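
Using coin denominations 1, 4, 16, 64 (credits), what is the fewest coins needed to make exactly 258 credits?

6

Greedy: take as many of the largest coin as possible, then repeat with the remainder.
258 − 4×64→2 − 2×1→0
Total coins = 4 + 2 = 6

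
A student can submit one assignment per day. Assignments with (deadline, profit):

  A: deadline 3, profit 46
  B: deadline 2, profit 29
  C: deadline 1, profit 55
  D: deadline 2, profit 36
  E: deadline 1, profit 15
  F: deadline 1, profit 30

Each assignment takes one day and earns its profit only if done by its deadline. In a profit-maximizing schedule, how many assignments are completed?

Take jobs in profit order; each goes to the latest open slot no later than its deadline.
Profit order: C=55 A=46 D=36 F=30 B=29 E=15
Assign: C→slot 1, A→slot 3, D→slot 2, F skipped, B skipped, E skipped.
Slots: [1:C] [2:D] [3:A]
3 of 6 scheduled.

3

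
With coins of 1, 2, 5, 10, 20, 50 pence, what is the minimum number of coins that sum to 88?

88 = 1×50 + 1×20 + 1×10 + 1×5 + 1×2 + 1×1
Total coins = 1 + 1 + 1 + 1 + 1 + 1 = 6

6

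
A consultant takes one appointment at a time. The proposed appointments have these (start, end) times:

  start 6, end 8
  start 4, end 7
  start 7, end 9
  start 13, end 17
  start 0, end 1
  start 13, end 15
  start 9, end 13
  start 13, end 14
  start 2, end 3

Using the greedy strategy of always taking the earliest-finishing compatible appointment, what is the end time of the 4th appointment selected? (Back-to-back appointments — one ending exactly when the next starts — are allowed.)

Greedy by earliest finish: after sorting by end time, pick each interval compatible with the last pick.
Sorted by end: (0,1)  (2,3)  (4,7)  (6,8)  (7,9)  (9,13)  (13,14)  (13,15)  (13,17)
take (0,1); take (2,3); take (4,7); take (7,9); take (9,13); take (13,14).
Selected: (0,1) (2,3) (4,7) (7,9) (9,13) (13,14)

9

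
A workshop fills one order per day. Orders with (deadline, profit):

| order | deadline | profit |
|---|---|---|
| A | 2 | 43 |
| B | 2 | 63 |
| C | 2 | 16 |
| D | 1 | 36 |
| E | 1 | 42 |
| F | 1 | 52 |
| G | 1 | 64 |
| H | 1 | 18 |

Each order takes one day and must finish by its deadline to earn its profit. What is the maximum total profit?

127

Sort by profit descending; place each in the latest free slot ≤ its deadline.
Profit order: G=64 B=63 F=52 A=43 E=42 D=36 H=18 C=16
Assign: G→slot 1, B→slot 2, F skipped, A skipped, E skipped, D skipped, H skipped, C skipped.
Slots: [1:G] [2:B]
Profit = 64 + 63 = 127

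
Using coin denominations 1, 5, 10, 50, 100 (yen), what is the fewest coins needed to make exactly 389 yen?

389 = 3×100 + 1×50 + 3×10 + 1×5 + 4×1
Total coins = 3 + 1 + 3 + 1 + 4 = 12

12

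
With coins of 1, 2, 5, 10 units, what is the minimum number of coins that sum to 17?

Use the largest denomination that fits, subtract, and repeat.
17 = 1×10 + 1×5 + 1×2
Total coins = 1 + 1 + 1 = 3

3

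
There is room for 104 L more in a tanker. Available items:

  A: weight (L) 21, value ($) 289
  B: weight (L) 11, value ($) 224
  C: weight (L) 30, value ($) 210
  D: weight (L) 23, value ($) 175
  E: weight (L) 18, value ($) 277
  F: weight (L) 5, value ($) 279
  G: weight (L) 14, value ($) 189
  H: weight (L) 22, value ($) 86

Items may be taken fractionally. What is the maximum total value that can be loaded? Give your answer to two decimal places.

Ratios (sorted): F 55.80, B 20.36, E 15.39, A 13.76, G 13.50, D 7.61, C 7.00, H 3.91
take F (5 @ 279); take B (11 @ 224); take E (18 @ 277); take A (21 @ 289); take G (14 @ 189); take D (23 @ 175); take 12/30 of C → 84.00. Capacity used 104/104.
Total value = 1517.00

1517.00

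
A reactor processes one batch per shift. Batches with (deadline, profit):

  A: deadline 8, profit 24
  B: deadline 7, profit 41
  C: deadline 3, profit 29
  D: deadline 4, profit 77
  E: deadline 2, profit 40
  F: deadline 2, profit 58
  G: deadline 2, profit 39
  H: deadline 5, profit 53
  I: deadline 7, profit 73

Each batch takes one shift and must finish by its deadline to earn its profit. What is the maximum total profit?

395

By profit: D(d4,77), I(d7,73), F(d2,58), H(d5,53), B(d7,41), E(d2,40), G(d2,39), C(d3,29), A(d8,24)
D→slot 4; I→slot 7; F→slot 2; H→slot 5; B→slot 6; E→slot 1; G skipped; C→slot 3; A→slot 8.
Profit = 40 + 58 + 29 + 77 + 53 + 41 + 73 + 24 = 395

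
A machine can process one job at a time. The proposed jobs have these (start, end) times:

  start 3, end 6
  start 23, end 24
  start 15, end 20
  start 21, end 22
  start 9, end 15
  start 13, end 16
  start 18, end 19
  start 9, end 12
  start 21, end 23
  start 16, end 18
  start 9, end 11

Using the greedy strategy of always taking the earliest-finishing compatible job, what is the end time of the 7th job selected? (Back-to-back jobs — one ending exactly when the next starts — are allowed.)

Sorted by end: (3,6)  (9,11)  (9,12)  (9,15)  (13,16)  (16,18)  (18,19)  (15,20)  (21,22)  (21,23)  (23,24)
take (3,6); take (9,11); take (13,16); take (16,18); take (18,19); take (21,22); take (23,24).
Selected: (3,6) (9,11) (13,16) (16,18) (18,19) (21,22) (23,24)

24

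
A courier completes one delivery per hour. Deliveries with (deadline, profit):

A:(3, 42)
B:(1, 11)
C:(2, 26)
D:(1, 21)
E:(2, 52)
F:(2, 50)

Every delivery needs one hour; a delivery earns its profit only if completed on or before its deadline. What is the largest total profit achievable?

144

Sort by profit descending; place each in the latest free slot ≤ its deadline.
Profit order: E=52 F=50 A=42 C=26 D=21 B=11
Assign: E→slot 2, F→slot 1, A→slot 3, C skipped, D skipped, B skipped.
Slots: [1:F] [2:E] [3:A]
Profit = 50 + 52 + 42 = 144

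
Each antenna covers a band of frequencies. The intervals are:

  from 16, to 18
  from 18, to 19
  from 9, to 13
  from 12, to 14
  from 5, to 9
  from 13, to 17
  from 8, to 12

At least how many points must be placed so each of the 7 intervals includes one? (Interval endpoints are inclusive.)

3

Process intervals by earliest right end; each time one isn't hit yet, stab at its right endpoint.
Sorted: [5,9] [8,12] [9,13] [12,14] [13,17] [16,18] [18,19]
{[5,9],[8,12],[9,13]} hit by 9; {[12,14],[13,17]} hit by 14; {[16,18],[18,19]} hit by 18.
Points: 9, 14, 18 (3 total).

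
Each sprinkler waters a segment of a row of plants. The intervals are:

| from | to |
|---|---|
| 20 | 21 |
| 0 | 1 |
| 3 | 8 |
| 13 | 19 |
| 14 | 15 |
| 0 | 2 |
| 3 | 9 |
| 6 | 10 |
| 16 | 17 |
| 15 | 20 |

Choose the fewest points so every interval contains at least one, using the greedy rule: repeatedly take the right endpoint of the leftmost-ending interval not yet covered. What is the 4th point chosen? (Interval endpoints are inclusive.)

17

Process intervals by earliest right end; each time one isn't hit yet, stab at its right endpoint.
Sorted: [0,1] [0,2] [3,8] [3,9] [6,10] [14,15] [16,17] [13,19] [15,20] [20,21]
{[0,1],[0,2]} hit by 1; {[3,8],[3,9],[6,10]} hit by 8; {[14,15]} hit by 15; {[16,17],[13,19],[15,20]} hit by 17; {[20,21]} hit by 21.
Points: 1, 8, 15, 17, 21 (5 total).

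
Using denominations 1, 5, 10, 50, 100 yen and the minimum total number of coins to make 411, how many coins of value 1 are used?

1

Use the largest denomination that fits, subtract, and repeat.
411 = 4×100 + 1×10 + 1×1
Count of 1: 1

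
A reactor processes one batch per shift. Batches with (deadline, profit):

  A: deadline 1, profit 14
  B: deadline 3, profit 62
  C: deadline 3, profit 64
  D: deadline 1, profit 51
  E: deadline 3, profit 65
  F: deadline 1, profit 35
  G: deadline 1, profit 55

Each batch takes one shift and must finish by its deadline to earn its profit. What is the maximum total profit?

Profit order: E=65 C=64 B=62 G=55 D=51 F=35 A=14
Assign: E→slot 3, C→slot 2, B→slot 1, G skipped, D skipped, F skipped, A skipped.
Slots: [1:B] [2:C] [3:E]
Profit = 62 + 64 + 65 = 191

191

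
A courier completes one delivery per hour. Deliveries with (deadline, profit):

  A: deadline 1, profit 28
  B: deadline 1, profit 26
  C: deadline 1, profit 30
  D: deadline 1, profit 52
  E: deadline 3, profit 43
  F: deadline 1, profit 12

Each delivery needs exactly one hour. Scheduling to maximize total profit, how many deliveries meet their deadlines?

Sort by profit descending; place each in the latest free slot ≤ its deadline.
Profit order: D=52 E=43 C=30 A=28 B=26 F=12
Assign: D→slot 1, E→slot 3, C skipped, A skipped, B skipped, F skipped.
Slots: [1:D] [3:E]
2 of 6 scheduled.

2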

○ ○ ○

— Brief —
Take the line above containing "start 9, end 13", the line containing "H: weight (L) 22, value ($) 86", and all lines in between, and copy them exactly without anything else.

— Response for this exercise —
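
  start 9, end 13
  start 13, end 14
  start 2, end 3

Using the greedy strategy of always taking the earliest-finishing compatible appointment, what is the end time of the 4th appointment selected? (Back-to-back appointments — one ending exactly when the next starts — are allowed.)

Greedy by earliest finish: after sorting by end time, pick each interval compatible with the last pick.
Sorted by end: (0,1)  (2,3)  (4,7)  (6,8)  (7,9)  (9,13)  (13,14)  (13,15)  (13,17)
take (0,1); take (2,3); take (4,7); take (7,9); take (9,13); take (13,14).
Selected: (0,1) (2,3) (4,7) (7,9) (9,13) (13,14)

9

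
A workshop fills one order per day. Orders with (deadline, profit):

| order | deadline | profit |
|---|---|---|
| A | 2 | 43 |
| B | 2 | 63 |
| C | 2 | 16 |
| D | 1 | 36 |
| E | 1 | 42 |
| F | 1 | 52 |
| G | 1 | 64 |
| H | 1 | 18 |

Each order takes one day and must finish by its deadline to earn its profit. What is the maximum total profit?

127

Sort by profit descending; place each in the latest free slot ≤ its deadline.
Profit order: G=64 B=63 F=52 A=43 E=42 D=36 H=18 C=16
Assign: G→slot 1, B→slot 2, F skipped, A skipped, E skipped, D skipped, H skipped, C skipped.
Slots: [1:G] [2:B]
Profit = 64 + 63 = 127

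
Using coin denominations 1, 5, 10, 50, 100 (yen), what is the fewest coins needed to make exactly 389 yen?

389 = 3×100 + 1×50 + 3×10 + 1×5 + 4×1
Total coins = 3 + 1 + 3 + 1 + 4 = 12

12

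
With coins of 1, 2, 5, 10 units, what is the minimum number of coins that sum to 17?

Use the largest denomination that fits, subtract, and repeat.
17 = 1×10 + 1×5 + 1×2
Total coins = 1 + 1 + 1 = 3

3

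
There is room for 104 L more in a tanker. Available items:

  A: weight (L) 21, value ($) 289
  B: weight (L) 11, value ($) 224
  C: weight (L) 30, value ($) 210
  D: weight (L) 23, value ($) 175
  E: weight (L) 18, value ($) 277
  F: weight (L) 5, value ($) 279
  G: weight (L) 14, value ($) 189
  H: weight (L) 22, value ($) 86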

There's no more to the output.